WHAT YOU ARE ASKED TO DO ->
Find the word "following" in the data, then copy each line where it is found.

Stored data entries
[Start of section]

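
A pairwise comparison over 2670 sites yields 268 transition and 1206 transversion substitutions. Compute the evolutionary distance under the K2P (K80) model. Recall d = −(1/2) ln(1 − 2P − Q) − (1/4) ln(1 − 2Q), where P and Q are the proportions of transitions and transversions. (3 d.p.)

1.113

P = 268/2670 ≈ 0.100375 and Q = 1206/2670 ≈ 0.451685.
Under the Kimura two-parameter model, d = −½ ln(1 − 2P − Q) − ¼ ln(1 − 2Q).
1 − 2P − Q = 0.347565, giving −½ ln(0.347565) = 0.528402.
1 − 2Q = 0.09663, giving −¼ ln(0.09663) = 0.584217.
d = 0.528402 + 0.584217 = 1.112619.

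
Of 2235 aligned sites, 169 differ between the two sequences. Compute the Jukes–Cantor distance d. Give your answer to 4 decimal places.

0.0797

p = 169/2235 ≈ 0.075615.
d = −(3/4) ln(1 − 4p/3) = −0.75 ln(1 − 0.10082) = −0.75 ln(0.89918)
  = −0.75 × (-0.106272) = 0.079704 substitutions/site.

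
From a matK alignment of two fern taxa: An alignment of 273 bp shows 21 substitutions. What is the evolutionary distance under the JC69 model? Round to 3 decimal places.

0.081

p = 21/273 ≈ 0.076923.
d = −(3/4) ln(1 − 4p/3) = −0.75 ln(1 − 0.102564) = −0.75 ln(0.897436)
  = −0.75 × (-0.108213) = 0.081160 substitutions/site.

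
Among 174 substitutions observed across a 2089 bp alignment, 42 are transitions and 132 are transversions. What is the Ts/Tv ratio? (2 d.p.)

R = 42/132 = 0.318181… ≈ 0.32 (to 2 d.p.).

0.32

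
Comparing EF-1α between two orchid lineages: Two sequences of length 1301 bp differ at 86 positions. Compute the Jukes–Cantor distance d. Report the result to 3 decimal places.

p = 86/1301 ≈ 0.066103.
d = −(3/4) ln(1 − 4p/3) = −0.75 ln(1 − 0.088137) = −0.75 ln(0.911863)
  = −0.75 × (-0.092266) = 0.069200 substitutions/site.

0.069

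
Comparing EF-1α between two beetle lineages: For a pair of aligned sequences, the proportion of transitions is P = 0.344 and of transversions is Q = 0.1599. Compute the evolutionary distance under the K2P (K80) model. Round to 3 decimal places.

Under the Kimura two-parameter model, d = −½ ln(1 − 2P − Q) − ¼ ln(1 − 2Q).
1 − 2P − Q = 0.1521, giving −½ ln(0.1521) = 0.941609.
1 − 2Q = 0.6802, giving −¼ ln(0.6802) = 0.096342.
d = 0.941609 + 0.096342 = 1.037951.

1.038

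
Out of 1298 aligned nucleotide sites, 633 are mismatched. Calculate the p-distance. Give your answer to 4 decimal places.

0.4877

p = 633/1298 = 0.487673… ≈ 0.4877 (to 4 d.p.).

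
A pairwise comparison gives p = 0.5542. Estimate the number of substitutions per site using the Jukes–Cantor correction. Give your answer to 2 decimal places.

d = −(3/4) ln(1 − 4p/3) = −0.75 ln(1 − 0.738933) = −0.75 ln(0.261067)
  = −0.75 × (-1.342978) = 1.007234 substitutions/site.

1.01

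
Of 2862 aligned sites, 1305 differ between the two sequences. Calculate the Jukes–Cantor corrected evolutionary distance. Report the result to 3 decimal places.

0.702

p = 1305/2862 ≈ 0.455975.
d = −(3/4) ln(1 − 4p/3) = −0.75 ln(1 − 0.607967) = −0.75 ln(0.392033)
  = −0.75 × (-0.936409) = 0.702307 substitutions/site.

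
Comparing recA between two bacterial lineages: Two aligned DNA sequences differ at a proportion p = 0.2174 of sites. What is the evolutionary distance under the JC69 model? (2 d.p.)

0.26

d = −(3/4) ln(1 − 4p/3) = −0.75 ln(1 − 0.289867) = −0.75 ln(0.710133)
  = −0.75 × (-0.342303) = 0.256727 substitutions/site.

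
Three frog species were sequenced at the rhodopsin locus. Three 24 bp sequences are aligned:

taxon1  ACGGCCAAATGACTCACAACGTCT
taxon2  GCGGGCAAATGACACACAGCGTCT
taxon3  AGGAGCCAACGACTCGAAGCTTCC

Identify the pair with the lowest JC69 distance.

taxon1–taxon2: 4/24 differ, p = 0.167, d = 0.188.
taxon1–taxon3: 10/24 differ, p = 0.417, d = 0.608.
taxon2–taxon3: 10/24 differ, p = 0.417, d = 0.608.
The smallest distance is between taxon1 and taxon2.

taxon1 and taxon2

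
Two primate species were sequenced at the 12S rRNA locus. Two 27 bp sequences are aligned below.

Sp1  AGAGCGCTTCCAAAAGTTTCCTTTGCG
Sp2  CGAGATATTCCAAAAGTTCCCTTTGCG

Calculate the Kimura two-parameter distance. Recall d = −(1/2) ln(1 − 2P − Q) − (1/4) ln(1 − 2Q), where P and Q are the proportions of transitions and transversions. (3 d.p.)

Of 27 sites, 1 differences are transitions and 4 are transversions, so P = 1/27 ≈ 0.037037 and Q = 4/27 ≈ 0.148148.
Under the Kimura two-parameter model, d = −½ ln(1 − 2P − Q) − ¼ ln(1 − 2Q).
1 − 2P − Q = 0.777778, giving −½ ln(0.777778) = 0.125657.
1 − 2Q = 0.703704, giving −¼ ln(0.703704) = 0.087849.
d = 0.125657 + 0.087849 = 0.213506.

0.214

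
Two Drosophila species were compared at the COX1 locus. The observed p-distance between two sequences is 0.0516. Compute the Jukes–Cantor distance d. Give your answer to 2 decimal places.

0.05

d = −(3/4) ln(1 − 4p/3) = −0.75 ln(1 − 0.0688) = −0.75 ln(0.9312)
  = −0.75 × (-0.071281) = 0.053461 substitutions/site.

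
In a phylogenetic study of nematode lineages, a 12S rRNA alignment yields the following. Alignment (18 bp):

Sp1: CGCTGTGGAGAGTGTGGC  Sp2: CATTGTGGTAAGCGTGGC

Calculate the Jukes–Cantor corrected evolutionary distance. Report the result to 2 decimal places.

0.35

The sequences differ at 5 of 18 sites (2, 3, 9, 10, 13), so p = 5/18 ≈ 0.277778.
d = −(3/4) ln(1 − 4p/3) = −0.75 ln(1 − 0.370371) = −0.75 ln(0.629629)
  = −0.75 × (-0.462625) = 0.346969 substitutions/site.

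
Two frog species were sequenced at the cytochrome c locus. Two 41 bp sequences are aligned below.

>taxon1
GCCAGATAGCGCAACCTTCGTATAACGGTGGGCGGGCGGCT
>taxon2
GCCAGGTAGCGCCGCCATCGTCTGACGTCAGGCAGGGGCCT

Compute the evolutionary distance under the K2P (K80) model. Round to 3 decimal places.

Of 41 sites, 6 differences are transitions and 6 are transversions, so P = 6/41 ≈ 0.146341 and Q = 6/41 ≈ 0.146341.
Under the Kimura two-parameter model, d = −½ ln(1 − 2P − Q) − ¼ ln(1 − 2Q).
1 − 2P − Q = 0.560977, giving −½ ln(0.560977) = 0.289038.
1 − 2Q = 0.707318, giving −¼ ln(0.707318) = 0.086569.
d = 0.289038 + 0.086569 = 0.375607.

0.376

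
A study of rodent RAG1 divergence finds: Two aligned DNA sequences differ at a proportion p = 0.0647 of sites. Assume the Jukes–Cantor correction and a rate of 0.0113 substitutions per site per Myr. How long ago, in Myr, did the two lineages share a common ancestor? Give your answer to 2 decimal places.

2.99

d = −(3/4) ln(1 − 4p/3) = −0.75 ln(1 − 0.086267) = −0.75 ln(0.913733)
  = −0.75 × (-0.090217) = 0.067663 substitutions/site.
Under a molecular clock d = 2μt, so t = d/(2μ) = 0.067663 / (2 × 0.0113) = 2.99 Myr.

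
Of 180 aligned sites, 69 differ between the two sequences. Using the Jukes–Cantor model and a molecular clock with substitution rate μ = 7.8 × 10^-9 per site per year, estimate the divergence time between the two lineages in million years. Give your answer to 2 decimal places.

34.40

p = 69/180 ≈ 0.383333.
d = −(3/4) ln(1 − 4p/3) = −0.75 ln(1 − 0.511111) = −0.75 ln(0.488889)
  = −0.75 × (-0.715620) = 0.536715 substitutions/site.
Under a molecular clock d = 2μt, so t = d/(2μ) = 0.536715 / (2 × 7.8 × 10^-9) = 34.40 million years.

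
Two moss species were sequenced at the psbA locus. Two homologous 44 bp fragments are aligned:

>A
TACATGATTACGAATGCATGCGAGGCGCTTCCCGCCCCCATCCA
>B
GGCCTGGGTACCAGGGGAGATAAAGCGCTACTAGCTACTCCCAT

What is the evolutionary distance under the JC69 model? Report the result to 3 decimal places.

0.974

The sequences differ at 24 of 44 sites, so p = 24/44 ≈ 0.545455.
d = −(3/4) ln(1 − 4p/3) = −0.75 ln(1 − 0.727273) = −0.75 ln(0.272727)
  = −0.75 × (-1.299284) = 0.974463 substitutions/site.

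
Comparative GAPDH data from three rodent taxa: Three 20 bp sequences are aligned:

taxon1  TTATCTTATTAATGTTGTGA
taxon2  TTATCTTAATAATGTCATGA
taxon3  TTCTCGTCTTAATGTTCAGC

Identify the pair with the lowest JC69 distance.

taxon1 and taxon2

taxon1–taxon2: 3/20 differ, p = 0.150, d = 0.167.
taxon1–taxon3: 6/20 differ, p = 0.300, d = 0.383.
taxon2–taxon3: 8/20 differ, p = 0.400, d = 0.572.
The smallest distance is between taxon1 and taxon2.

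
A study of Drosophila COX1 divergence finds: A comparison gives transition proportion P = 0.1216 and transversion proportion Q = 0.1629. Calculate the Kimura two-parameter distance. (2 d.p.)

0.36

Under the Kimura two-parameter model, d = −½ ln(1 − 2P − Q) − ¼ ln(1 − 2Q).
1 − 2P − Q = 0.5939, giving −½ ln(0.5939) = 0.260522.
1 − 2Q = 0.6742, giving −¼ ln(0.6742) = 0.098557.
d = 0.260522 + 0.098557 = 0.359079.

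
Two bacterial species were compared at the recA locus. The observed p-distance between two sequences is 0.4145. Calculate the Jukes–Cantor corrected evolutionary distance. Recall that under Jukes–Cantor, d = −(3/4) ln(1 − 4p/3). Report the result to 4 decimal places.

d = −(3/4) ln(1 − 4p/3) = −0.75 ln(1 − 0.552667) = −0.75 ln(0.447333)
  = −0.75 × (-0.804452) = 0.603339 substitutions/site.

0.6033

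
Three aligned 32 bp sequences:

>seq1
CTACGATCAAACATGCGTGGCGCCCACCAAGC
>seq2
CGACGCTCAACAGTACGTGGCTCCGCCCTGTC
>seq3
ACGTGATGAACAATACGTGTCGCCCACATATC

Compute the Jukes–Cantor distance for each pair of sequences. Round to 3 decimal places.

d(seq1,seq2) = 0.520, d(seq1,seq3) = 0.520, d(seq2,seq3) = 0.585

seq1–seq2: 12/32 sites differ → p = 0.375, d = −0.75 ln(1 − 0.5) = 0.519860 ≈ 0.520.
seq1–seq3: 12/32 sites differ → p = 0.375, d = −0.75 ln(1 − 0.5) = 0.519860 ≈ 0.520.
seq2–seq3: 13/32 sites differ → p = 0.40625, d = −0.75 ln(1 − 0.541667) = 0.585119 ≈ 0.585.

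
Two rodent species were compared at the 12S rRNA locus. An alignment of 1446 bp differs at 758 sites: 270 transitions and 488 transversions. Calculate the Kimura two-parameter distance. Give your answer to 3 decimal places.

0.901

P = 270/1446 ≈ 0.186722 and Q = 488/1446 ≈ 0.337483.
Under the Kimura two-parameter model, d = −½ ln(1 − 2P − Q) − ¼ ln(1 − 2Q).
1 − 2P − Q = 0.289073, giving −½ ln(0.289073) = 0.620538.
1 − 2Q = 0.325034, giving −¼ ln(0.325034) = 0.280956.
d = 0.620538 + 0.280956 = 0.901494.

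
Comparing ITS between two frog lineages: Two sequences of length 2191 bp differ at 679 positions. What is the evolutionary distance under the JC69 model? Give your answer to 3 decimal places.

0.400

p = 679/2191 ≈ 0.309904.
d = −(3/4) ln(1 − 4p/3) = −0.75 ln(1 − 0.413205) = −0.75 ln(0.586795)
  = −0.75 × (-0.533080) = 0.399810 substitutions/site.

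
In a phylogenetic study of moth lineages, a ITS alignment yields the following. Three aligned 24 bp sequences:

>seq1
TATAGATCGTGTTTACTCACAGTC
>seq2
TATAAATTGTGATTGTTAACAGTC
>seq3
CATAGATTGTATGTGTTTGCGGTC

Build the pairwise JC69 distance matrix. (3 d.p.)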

[End of section]

TASK RESULT ->
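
In a phylogenetic study of nematode lineages, a 12S rRNA alignment yields the following. Alignment (18 bp):
In a phylogenetic study of moth lineages, a ITS alignment yields the following. Three aligned 24 bp sequences: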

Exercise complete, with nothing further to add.